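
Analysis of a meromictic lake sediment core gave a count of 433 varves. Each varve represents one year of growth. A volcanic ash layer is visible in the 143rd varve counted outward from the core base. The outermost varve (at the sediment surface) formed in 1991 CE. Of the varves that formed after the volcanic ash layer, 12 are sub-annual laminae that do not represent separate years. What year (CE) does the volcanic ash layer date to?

1713 CE

The volcanic ash layer sits at varve 143 from the core base, so 433 − 143 = 290 varves formed after it.
Removing the 12 false varves leaves 290 − 12 = 278 true varves beyond the volcanic ash layer.
1991 − 278 = 1713 CE.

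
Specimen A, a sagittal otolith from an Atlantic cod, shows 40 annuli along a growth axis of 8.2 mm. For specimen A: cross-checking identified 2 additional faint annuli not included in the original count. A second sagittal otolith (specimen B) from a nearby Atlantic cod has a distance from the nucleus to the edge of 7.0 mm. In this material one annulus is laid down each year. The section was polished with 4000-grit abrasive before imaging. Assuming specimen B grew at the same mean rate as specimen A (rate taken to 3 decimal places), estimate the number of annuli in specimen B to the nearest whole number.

Specimen A: correcting the raw count gives 40 + 2 = 42 true annuli.
A: Extension rate ≈ 8.2 / 42 = 0.195 mm/yr.
Specimen B: 7.0 mm / 0.195 mm per year = 35.90 years ≈ 36 annuli.

36 annuli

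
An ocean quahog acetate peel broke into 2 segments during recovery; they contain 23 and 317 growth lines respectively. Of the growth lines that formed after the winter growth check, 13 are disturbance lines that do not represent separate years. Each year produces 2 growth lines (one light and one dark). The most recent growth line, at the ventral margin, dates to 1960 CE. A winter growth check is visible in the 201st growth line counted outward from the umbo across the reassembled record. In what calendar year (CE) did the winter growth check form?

Total growth lines = 23 + 317 = 340.
The winter growth check sits at growth line 201 from the umbo, so 340 − 201 = 139 growth lines formed after it.
139 − 13 false = 126 true growth lines after the winter growth check.
With 2 growth lines per year, 126 / 2 = 63 years.
Counting back 63 years from 1960 CE places the winter growth check in 1960 − 63 = 1897 CE.

1897 CE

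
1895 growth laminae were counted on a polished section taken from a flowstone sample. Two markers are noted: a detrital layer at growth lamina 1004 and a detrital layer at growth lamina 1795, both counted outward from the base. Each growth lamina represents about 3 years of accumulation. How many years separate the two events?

Separation: 1795 − 1004 = 791 growth laminae.
At 3 years per growth lamina, 791 × 3 = 2373 years.

2373 years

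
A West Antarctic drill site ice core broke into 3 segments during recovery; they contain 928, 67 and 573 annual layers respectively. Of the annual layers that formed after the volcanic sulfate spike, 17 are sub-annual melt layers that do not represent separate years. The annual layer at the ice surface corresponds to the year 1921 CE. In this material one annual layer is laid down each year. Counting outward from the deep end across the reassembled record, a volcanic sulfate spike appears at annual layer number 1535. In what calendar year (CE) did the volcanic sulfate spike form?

Total annual layers = 928 + 67 + 573 = 1568.
The volcanic sulfate spike sits at annual layer 1535 from the deep end, so 1568 − 1535 = 33 annual layers formed after it.
Removing the 17 false annual layers leaves 33 − 17 = 16 true annual layers beyond the volcanic sulfate spike.
The annual layer at the ice surface is 1921 CE, so the volcanic sulfate spike dates to 1921 − 16 = 1905 CE.

1905 CE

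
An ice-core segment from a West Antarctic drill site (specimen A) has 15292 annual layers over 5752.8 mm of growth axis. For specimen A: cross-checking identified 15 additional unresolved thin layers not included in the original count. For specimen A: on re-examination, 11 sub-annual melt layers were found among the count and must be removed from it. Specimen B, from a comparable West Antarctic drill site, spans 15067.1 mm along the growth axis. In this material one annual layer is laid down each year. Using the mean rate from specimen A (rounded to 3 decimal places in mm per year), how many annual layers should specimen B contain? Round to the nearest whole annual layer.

Specimen A: after corrections the count is 15292 − 11 + 15 = 15296 annual layers.
A: Extension rate ≈ 5752.8 / 15296 = 0.376 mm/yr.
For B, 15067.1 / 0.376 = 40072.07 years ≈ 40072 annual layers.

40072 annual layers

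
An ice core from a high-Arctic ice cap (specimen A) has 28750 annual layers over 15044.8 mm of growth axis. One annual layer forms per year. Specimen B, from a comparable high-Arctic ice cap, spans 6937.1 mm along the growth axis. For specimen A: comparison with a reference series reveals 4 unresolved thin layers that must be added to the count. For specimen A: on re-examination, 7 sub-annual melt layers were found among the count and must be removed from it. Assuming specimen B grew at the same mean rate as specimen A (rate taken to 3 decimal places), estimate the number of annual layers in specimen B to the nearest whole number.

Specimen A: true annual layer count = 28750 − 7 + 4 = 28747.
A: Extension rate ≈ 15044.8 / 28747 = 0.523 mm/yr.
For B, 6937.1 / 0.523 = 13264.05 years ≈ 13264 annual layers.

13264 annual layers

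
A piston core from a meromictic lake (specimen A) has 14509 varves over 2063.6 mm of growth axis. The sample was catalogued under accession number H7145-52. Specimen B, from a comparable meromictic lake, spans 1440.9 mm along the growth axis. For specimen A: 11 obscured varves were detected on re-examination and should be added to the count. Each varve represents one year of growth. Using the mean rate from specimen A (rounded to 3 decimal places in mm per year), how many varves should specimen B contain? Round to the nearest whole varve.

10147 varves

Specimen A: true varve count = 14509 + 11 = 14520.
A: 2063.6 mm over 14520 years gives 2063.6 / 14520 ≈ 0.142 mm/yr.
For B, 1440.9 / 0.142 = 10147.18 years ≈ 10147 varves.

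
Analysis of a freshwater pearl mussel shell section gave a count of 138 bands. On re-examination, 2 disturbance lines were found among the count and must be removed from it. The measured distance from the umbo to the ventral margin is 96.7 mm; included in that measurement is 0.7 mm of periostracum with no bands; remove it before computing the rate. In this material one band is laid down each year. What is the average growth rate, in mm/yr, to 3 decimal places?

0.706 mm/yr

After corrections the count is 138 − 2 = 136 bands.
Net length = 96.7 − 0.7 = 96.0 mm.
Extension rate ≈ 96.0 / 136 = 0.706 mm/yr.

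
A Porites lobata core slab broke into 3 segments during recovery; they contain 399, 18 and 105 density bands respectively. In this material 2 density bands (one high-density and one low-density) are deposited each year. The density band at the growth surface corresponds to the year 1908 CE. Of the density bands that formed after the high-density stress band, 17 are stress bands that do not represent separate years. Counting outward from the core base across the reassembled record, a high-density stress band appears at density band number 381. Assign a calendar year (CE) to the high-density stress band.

1846 CE

Total density bands = 399 + 18 + 105 = 522.
522 − 381 = 141 density bands lie beyond the high-density stress band toward the growth surface.
Removing the 17 false density bands leaves 141 − 17 = 124 true density bands beyond the high-density stress band.
124 density bands at 2 per year is 124 / 2 = 62 years.
Counting back 62 years from 1908 CE places the high-density stress band in 1908 − 62 = 1846 CE.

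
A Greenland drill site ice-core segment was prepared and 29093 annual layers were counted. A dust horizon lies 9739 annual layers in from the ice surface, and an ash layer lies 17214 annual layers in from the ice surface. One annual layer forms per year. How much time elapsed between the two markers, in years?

7475 yr

The two markers are separated by 17214 − 9739 = 7475 annual layers.
At one annual layer per year, 7475 years elapsed between them.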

# # # # #

About this exercise:
A verbatim copy of the listing above, starting from the line with "A Greenland drill" and running to its last line, is the only output needed.

Exercise result:
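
A Greenland drill site ice-core segment was prepared and 29093 annual layers were counted. A dust horizon lies 9739 annual layers in from the ice surface, and an ash layer lies 17214 annual layers in from the ice surface. One annual layer forms per year. How much time elapsed between the two markers, in years?

7475 yr

The two markers are separated by 17214 − 9739 = 7475 annual layers.
At one annual layer per year, 7475 years elapsed between them.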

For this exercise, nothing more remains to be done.